--- RECORDS SUPPLIED ---

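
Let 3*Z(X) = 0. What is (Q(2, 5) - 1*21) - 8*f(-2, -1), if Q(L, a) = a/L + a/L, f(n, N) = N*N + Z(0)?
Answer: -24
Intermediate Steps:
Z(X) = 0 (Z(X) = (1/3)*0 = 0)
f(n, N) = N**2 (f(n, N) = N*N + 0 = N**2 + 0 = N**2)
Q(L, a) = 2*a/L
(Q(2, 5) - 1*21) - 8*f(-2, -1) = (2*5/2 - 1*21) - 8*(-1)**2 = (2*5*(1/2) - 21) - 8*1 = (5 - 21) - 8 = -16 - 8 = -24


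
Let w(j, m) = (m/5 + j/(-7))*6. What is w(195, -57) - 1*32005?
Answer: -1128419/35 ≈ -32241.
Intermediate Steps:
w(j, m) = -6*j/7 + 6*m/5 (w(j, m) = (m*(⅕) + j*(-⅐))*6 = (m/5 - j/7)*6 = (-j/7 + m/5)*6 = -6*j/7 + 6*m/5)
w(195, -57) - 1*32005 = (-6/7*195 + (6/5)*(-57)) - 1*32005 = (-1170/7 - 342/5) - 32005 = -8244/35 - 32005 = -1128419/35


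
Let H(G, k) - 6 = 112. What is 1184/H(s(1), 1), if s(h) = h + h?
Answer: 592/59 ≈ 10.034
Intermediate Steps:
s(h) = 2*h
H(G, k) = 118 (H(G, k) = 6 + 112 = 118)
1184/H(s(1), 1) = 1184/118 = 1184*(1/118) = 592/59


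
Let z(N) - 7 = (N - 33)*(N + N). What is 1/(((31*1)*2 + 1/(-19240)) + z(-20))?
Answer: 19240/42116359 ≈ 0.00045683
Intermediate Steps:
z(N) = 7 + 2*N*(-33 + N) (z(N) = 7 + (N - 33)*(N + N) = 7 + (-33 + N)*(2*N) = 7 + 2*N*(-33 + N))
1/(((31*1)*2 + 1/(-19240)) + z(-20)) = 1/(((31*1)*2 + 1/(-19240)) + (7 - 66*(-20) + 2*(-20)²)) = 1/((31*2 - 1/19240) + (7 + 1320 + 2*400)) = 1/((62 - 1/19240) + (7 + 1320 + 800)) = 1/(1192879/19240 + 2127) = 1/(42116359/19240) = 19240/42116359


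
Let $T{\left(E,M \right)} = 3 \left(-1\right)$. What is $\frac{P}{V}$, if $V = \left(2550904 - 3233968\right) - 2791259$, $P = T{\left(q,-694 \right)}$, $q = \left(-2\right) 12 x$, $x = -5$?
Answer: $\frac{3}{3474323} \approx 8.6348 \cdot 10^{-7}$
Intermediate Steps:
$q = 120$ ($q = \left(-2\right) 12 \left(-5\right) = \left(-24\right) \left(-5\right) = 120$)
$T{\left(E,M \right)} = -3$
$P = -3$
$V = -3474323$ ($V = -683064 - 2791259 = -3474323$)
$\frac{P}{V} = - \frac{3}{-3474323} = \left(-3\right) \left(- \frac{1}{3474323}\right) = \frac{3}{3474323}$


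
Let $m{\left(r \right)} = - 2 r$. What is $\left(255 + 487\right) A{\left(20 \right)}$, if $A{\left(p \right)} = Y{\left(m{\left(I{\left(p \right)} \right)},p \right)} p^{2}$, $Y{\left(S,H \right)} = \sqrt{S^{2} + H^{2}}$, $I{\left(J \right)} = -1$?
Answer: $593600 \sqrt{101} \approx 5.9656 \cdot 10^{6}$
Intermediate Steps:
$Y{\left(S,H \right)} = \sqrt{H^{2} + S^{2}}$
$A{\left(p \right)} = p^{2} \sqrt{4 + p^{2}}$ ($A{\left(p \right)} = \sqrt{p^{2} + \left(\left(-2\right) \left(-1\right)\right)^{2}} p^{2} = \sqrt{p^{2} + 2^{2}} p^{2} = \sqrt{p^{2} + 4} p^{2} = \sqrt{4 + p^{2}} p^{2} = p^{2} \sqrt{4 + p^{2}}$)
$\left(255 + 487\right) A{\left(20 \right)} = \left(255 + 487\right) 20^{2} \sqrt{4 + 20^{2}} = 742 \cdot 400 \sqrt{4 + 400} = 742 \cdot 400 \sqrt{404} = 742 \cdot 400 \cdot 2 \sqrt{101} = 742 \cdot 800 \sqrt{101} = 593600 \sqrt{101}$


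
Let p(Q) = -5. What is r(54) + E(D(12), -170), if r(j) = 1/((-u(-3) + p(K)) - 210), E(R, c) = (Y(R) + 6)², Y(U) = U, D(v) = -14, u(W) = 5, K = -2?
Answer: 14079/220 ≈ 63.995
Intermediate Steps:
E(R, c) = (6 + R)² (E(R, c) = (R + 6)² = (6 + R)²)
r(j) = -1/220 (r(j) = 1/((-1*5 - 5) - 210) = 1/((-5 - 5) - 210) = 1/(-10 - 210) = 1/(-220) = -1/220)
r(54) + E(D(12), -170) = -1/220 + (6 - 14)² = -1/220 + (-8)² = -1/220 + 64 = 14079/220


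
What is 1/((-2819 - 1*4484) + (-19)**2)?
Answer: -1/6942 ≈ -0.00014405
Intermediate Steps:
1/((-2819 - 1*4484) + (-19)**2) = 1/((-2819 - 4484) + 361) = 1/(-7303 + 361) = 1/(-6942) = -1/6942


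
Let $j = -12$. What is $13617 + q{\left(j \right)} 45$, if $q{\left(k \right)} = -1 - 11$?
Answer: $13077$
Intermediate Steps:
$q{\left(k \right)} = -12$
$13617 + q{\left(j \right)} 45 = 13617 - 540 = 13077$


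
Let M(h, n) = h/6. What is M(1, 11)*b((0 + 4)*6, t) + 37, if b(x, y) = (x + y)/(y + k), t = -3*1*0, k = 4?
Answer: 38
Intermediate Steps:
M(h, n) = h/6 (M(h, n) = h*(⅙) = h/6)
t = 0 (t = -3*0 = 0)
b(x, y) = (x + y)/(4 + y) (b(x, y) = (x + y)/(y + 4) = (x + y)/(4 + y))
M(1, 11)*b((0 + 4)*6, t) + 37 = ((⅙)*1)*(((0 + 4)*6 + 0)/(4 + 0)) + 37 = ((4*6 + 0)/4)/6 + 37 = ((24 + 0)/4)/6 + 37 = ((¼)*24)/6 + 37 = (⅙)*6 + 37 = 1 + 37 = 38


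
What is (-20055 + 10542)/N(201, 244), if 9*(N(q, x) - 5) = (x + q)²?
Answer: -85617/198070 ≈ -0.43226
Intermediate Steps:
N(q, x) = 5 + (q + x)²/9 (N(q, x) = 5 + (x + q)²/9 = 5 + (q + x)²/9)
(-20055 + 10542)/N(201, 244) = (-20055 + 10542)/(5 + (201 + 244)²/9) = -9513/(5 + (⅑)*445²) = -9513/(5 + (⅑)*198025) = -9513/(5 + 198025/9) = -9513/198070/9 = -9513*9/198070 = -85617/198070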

---

> _TO DO_
Extract every line containing the string "What" from the material.

> _SOLVED EXERCISE_
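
Let 3*Z(X) = 0. What is (Q(2, 5) - 1*21) - 8*f(-2, -1), if Q(L, a) = a/L + a/L, f(n, N) = N*N + Z(0)?
Let w(j, m) = (m/5 + j/(-7))*6. What is w(195, -57) - 1*32005?
Let H(G, k) - 6 = 112. What is 1184/H(s(1), 1), if s(h) = h + h?
Let z(N) - 7 = (N - 33)*(N + N). What is 1/(((31*1)*2 + 1/(-19240)) + z(-20))?
Let $T{\left(E,M \right)} = 3 \left(-1\right)$. What is $\frac{P}{V}$, if $V = \left(2550904 - 3233968\right) - 2791259$, $P = T{\left(q,-694 \right)}$, $q = \left(-2\right) 12 x$, $x = -5$?
Let $m{\left(r \right)} = - 2 r$. What is $\left(255 + 487\right) A{\left(20 \right)}$, if $A{\left(p \right)} = Y{\left(m{\left(I{\left(p \right)} \right)},p \right)} p^{2}$, $Y{\left(S,H \right)} = \sqrt{S^{2} + H^{2}}$, $I{\left(J \right)} = -1$?
Let p(Q) = -5. What is r(54) + E(D(12), -170), if r(j) = 1/((-u(-3) + p(K)) - 210), E(R, c) = (Y(R) + 6)², Y(U) = U, D(v) = -14, u(W) = 5, K = -2?
What is 1/((-2819 - 1*4484) + (-19)**2)?
Let $j = -12$. What is $13617 + q{\left(j \right)} 45$, if $q{\left(k \right)} = -1 - 11$?
Let M(h, n) = h/6. What is M(1, 11)*b((0 + 4)*6, t) + 37, if b(x, y) = (x + y)/(y + k), t = -3*1*0, k = 4?
What is (-20055 + 10542)/N(201, 244), if 9*(N(q, x) - 5) = (x + q)²?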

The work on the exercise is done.